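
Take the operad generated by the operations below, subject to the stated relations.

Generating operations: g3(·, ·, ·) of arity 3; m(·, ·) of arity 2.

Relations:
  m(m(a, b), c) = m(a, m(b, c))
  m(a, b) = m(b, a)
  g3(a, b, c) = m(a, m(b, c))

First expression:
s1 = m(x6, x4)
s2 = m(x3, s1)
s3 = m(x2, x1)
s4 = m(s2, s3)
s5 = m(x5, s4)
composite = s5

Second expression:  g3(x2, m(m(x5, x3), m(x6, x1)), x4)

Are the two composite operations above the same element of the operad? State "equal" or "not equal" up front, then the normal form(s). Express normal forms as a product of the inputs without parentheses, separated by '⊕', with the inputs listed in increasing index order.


equal: each reduces to x1 ⊕ x2 ⊕ x3 ⊕ x4 ⊕ x5 ⊕ x6


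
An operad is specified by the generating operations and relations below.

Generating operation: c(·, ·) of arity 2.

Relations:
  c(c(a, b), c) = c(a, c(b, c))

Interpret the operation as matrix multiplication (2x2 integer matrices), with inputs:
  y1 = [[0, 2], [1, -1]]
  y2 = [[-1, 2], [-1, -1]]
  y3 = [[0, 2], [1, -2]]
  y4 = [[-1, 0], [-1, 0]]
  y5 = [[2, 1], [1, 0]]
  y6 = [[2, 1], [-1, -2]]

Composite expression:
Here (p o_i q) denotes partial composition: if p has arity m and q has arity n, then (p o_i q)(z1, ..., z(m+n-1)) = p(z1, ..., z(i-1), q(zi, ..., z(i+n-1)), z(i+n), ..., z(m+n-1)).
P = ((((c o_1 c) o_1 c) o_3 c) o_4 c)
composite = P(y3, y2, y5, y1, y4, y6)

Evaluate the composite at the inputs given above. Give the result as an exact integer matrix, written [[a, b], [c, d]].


c(y3, y2) = [[-2, -2], [1, 4]]
c(y1, y4) = [[-2, 0], [0, 0]]
c(y5, c(y1, y4)) = [[-4, 0], [-2, 0]]
c(c(y3, y2), c(y5, c(y1, y4))) = [[12, 0], [-12, 0]]
c(c(c(y3, y2), c(y5, c(y1, y4))), y6) = [[24, 12], [-24, -12]]

[[24, 12], [-24, -12]]


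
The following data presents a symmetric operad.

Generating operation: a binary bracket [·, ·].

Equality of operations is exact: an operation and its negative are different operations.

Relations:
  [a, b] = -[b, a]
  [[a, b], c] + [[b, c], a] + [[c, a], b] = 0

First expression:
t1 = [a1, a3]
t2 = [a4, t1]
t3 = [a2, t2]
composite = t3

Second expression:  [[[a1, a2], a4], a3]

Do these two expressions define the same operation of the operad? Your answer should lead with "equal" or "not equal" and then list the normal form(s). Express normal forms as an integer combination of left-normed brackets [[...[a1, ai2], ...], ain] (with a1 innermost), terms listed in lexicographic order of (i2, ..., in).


not equal; the first gives [[[a1, a3], a4], a2] and the second [[[a1, a2], a4], a3]

Normal form of the first expression: [[[a1, a3], a4], a2]
Normal form of the second expression: [[[a1, a2], a4], a3]
The forms do not match — not equal.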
------------------------------------------------
Exercise prompt | Lines from the top of the data above through the line containing "c(c(a, b), c) = c(a, c(b, c))" must be repeated exactly. All other lines stay out.

Reply |
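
Take the operad generated by the operations below, subject to the stated relations.

Generating operations: g3(·, ·, ·) of arity 3; m(·, ·) of arity 2.

Relations:
  m(m(a, b), c) = m(a, m(b, c))
  m(a, b) = m(b, a)
  g3(a, b, c) = m(a, m(b, c))

First expression:
s1 = m(x6, x4)
s2 = m(x3, s1)
s3 = m(x2, x1)
s4 = m(s2, s3)
s5 = m(x5, s4)
composite = s5

Second expression:  g3(x2, m(m(x5, x3), m(x6, x1)), x4)

Are the two composite operations above the same element of the operad? State "equal" or "not equal" up front, then the normal form(s). Express normal forms as a product of the inputs without parentheses, separated by '⊕', with the inputs listed in increasing index order.


equal: each reduces to x1 ⊕ x2 ⊕ x3 ⊕ x4 ⊕ x5 ⊕ x6


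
An operad is specified by the generating operations and relations below.

Generating operation: c(·, ·) of arity 2.

Relations:
  c(c(a, b), c) = c(a, c(b, c))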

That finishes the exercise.